**WHAT TO DO:**
Would you restate the data exactly as given?

===== RECORDS SHOWN =====

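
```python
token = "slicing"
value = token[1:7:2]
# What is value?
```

token has length 7. The slice token[1:7:2] selects indices [1, 3, 5] (1->'l', 3->'c', 5->'n'), giving 'lcn'.

'lcn'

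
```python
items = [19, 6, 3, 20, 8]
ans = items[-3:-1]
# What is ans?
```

items has length 5. The slice items[-3:-1] selects indices [2, 3] (2->3, 3->20), giving [3, 20].

[3, 20]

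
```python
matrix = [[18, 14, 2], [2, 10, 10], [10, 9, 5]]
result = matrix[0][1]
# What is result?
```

matrix[0] = [18, 14, 2]. Taking column 1 of that row yields 14.

14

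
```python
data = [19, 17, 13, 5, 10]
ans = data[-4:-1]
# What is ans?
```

data has length 5. The slice data[-4:-1] selects indices [1, 2, 3] (1->17, 2->13, 3->5), giving [17, 13, 5].

[17, 13, 5]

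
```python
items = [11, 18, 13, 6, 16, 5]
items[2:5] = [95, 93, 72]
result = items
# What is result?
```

items starts as [11, 18, 13, 6, 16, 5] (length 6). The slice items[2:5] covers indices [2, 3, 4] with values [13, 6, 16]. Replacing that slice with [95, 93, 72] (same length) produces [11, 18, 95, 93, 72, 5].

[11, 18, 95, 93, 72, 5]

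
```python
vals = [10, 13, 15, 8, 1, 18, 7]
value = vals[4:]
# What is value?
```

vals has length 7. The slice vals[4:] selects indices [4, 5, 6] (4->1, 5->18, 6->7), giving [1, 18, 7].

[1, 18, 7]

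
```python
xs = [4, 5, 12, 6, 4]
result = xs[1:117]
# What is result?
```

xs has length 5. The slice xs[1:117] selects indices [1, 2, 3, 4] (1->5, 2->12, 3->6, 4->4), giving [5, 12, 6, 4].

[5, 12, 6, 4]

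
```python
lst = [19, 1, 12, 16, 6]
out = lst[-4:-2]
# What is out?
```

lst has length 5. The slice lst[-4:-2] selects indices [1, 2] (1->1, 2->12), giving [1, 12].

[1, 12]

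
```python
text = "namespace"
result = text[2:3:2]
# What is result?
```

text has length 9. The slice text[2:3:2] selects indices [2] (2->'m'), giving 'm'.

'm'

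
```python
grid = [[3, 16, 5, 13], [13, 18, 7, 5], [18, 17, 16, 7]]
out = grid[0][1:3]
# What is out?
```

grid[0] = [3, 16, 5, 13]. grid[0] has length 4. The slice grid[0][1:3] selects indices [1, 2] (1->16, 2->5), giving [16, 5].

[16, 5]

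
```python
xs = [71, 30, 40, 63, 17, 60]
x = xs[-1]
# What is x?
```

xs has length 6. Negative index -1 maps to positive index 6 + (-1) = 5. xs[5] = 60.

60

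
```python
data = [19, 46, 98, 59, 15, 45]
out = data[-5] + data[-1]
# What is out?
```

data has length 6. Negative index -5 maps to positive index 6 + (-5) = 1. data[1] = 46.
data has length 6. Negative index -1 maps to positive index 6 + (-1) = 5. data[5] = 45.
Sum: 46 + 45 = 91.

91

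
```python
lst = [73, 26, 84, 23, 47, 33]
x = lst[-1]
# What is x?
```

lst has length 6. Negative index -1 maps to positive index 6 + (-1) = 5. lst[5] = 33.

33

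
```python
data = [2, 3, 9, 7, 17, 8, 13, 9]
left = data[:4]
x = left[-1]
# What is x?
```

data has length 8. The slice data[:4] selects indices [0, 1, 2, 3] (0->2, 1->3, 2->9, 3->7), giving [2, 3, 9, 7]. So left = [2, 3, 9, 7]. Then left[-1] = 7.

7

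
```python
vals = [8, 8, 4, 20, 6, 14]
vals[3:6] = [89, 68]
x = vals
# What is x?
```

vals starts as [8, 8, 4, 20, 6, 14] (length 6). The slice vals[3:6] covers indices [3, 4, 5] with values [20, 6, 14]. Replacing that slice with [89, 68] (different length) produces [8, 8, 4, 89, 68].

[8, 8, 4, 89, 68]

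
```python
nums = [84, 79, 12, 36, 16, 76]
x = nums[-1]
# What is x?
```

nums has length 6. Negative index -1 maps to positive index 6 + (-1) = 5. nums[5] = 76.

76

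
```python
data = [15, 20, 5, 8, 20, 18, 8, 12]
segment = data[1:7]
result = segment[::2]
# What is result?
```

data has length 8. The slice data[1:7] selects indices [1, 2, 3, 4, 5, 6] (1->20, 2->5, 3->8, 4->20, 5->18, 6->8), giving [20, 5, 8, 20, 18, 8]. So segment = [20, 5, 8, 20, 18, 8]. segment has length 6. The slice segment[::2] selects indices [0, 2, 4] (0->20, 2->8, 4->18), giving [20, 8, 18].

[20, 8, 18]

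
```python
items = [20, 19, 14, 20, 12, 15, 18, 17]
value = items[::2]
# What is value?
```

items has length 8. The slice items[::2] selects indices [0, 2, 4, 6] (0->20, 2->14, 4->12, 6->18), giving [20, 14, 12, 18].

[20, 14, 12, 18]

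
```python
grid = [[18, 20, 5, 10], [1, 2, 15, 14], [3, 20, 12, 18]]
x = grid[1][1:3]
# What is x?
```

grid[1] = [1, 2, 15, 14]. grid[1] has length 4. The slice grid[1][1:3] selects indices [1, 2] (1->2, 2->15), giving [2, 15].

[2, 15]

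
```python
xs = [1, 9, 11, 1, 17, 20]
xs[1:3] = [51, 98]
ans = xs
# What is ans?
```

xs starts as [1, 9, 11, 1, 17, 20] (length 6). The slice xs[1:3] covers indices [1, 2] with values [9, 11]. Replacing that slice with [51, 98] (same length) produces [1, 51, 98, 1, 17, 20].

[1, 51, 98, 1, 17, 20]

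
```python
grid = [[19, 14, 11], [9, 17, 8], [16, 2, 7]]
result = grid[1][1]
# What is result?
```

grid[1] = [9, 17, 8]. Taking column 1 of that row yields 17.

17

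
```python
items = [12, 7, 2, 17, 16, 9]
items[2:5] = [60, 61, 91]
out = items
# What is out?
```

items starts as [12, 7, 2, 17, 16, 9] (length 6). The slice items[2:5] covers indices [2, 3, 4] with values [2, 17, 16]. Replacing that slice with [60, 61, 91] (same length) produces [12, 7, 60, 61, 91, 9].

[12, 7, 60, 61, 91, 9]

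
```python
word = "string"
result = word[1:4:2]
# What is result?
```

word has length 6. The slice word[1:4:2] selects indices [1, 3] (1->'t', 3->'i'), giving 'ti'.

'ti'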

=====

**RESULT:**
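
```python
token = "slicing"
value = token[1:7:2]
# What is value?
```

token has length 7. The slice token[1:7:2] selects indices [1, 3, 5] (1->'l', 3->'c', 5->'n'), giving 'lcn'.

'lcn'

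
```python
items = [19, 6, 3, 20, 8]
ans = items[-3:-1]
# What is ans?
```

items has length 5. The slice items[-3:-1] selects indices [2, 3] (2->3, 3->20), giving [3, 20].

[3, 20]

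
```python
matrix = [[18, 14, 2], [2, 10, 10], [10, 9, 5]]
result = matrix[0][1]
# What is result?
```

matrix[0] = [18, 14, 2]. Taking column 1 of that row yields 14.

14

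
```python
data = [19, 17, 13, 5, 10]
ans = data[-4:-1]
# What is ans?
```

data has length 5. The slice data[-4:-1] selects indices [1, 2, 3] (1->17, 2->13, 3->5), giving [17, 13, 5].

[17, 13, 5]

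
```python
items = [11, 18, 13, 6, 16, 5]
items[2:5] = [95, 93, 72]
result = items
# What is result?
```

items starts as [11, 18, 13, 6, 16, 5] (length 6). The slice items[2:5] covers indices [2, 3, 4] with values [13, 6, 16]. Replacing that slice with [95, 93, 72] (same length) produces [11, 18, 95, 93, 72, 5].

[11, 18, 95, 93, 72, 5]

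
```python
vals = [10, 13, 15, 8, 1, 18, 7]
value = vals[4:]
# What is value?
```

vals has length 7. The slice vals[4:] selects indices [4, 5, 6] (4->1, 5->18, 6->7), giving [1, 18, 7].

[1, 18, 7]

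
```python
xs = [4, 5, 12, 6, 4]
result = xs[1:117]
# What is result?
```

xs has length 5. The slice xs[1:117] selects indices [1, 2, 3, 4] (1->5, 2->12, 3->6, 4->4), giving [5, 12, 6, 4].

[5, 12, 6, 4]

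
```python
lst = [19, 1, 12, 16, 6]
out = lst[-4:-2]
# What is out?
```

lst has length 5. The slice lst[-4:-2] selects indices [1, 2] (1->1, 2->12), giving [1, 12].

[1, 12]

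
```python
text = "namespace"
result = text[2:3:2]
# What is result?
```

text has length 9. The slice text[2:3:2] selects indices [2] (2->'m'), giving 'm'.

'm'

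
```python
grid = [[3, 16, 5, 13], [13, 18, 7, 5], [18, 17, 16, 7]]
out = grid[0][1:3]
# What is out?
```

grid[0] = [3, 16, 5, 13]. grid[0] has length 4. The slice grid[0][1:3] selects indices [1, 2] (1->16, 2->5), giving [16, 5].

[16, 5]

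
```python
xs = [71, 30, 40, 63, 17, 60]
x = xs[-1]
# What is x?
```

xs has length 6. Negative index -1 maps to positive index 6 + (-1) = 5. xs[5] = 60.

60

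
```python
data = [19, 46, 98, 59, 15, 45]
out = data[-5] + data[-1]
# What is out?
```

data has length 6. Negative index -5 maps to positive index 6 + (-5) = 1. data[1] = 46.
data has length 6. Negative index -1 maps to positive index 6 + (-1) = 5. data[5] = 45.
Sum: 46 + 45 = 91.

91

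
```python
lst = [73, 26, 84, 23, 47, 33]
x = lst[-1]
# What is x?
```

lst has length 6. Negative index -1 maps to positive index 6 + (-1) = 5. lst[5] = 33.

33

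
```python
data = [2, 3, 9, 7, 17, 8, 13, 9]
left = data[:4]
x = left[-1]
# What is x?
```

data has length 8. The slice data[:4] selects indices [0, 1, 2, 3] (0->2, 1->3, 2->9, 3->7), giving [2, 3, 9, 7]. So left = [2, 3, 9, 7]. Then left[-1] = 7.

7

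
```python
vals = [8, 8, 4, 20, 6, 14]
vals[3:6] = [89, 68]
x = vals
# What is x?
```

vals starts as [8, 8, 4, 20, 6, 14] (length 6). The slice vals[3:6] covers indices [3, 4, 5] with values [20, 6, 14]. Replacing that slice with [89, 68] (different length) produces [8, 8, 4, 89, 68].

[8, 8, 4, 89, 68]

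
```python
nums = [84, 79, 12, 36, 16, 76]
x = nums[-1]
# What is x?
```

nums has length 6. Negative index -1 maps to positive index 6 + (-1) = 5. nums[5] = 76.

76

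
```python
data = [15, 20, 5, 8, 20, 18, 8, 12]
segment = data[1:7]
result = segment[::2]
# What is result?
```

data has length 8. The slice data[1:7] selects indices [1, 2, 3, 4, 5, 6] (1->20, 2->5, 3->8, 4->20, 5->18, 6->8), giving [20, 5, 8, 20, 18, 8]. So segment = [20, 5, 8, 20, 18, 8]. segment has length 6. The slice segment[::2] selects indices [0, 2, 4] (0->20, 2->8, 4->18), giving [20, 8, 18].

[20, 8, 18]

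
```python
items = [20, 19, 14, 20, 12, 15, 18, 17]
value = items[::2]
# What is value?
```

items has length 8. The slice items[::2] selects indices [0, 2, 4, 6] (0->20, 2->14, 4->12, 6->18), giving [20, 14, 12, 18].

[20, 14, 12, 18]

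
```python
grid = [[18, 20, 5, 10], [1, 2, 15, 14], [3, 20, 12, 18]]
x = grid[1][1:3]
# What is x?
```

grid[1] = [1, 2, 15, 14]. grid[1] has length 4. The slice grid[1][1:3] selects indices [1, 2] (1->2, 2->15), giving [2, 15].

[2, 15]

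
```python
xs = [1, 9, 11, 1, 17, 20]
xs[1:3] = [51, 98]
ans = xs
# What is ans?
```

xs starts as [1, 9, 11, 1, 17, 20] (length 6). The slice xs[1:3] covers indices [1, 2] with values [9, 11]. Replacing that slice with [51, 98] (same length) produces [1, 51, 98, 1, 17, 20].

[1, 51, 98, 1, 17, 20]

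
```python
grid = [[19, 14, 11], [9, 17, 8], [16, 2, 7]]
result = grid[1][1]
# What is result?
```

grid[1] = [9, 17, 8]. Taking column 1 of that row yields 17.

17

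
```python
items = [12, 7, 2, 17, 16, 9]
items[2:5] = [60, 61, 91]
out = items
# What is out?
```

items starts as [12, 7, 2, 17, 16, 9] (length 6). The slice items[2:5] covers indices [2, 3, 4] with values [2, 17, 16]. Replacing that slice with [60, 61, 91] (same length) produces [12, 7, 60, 61, 91, 9].

[12, 7, 60, 61, 91, 9]

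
```python
word = "string"
result = word[1:4:2]
# What is result?
```

word has length 6. The slice word[1:4:2] selects indices [1, 3] (1->'t', 3->'i'), giving 'ti'.

'ti'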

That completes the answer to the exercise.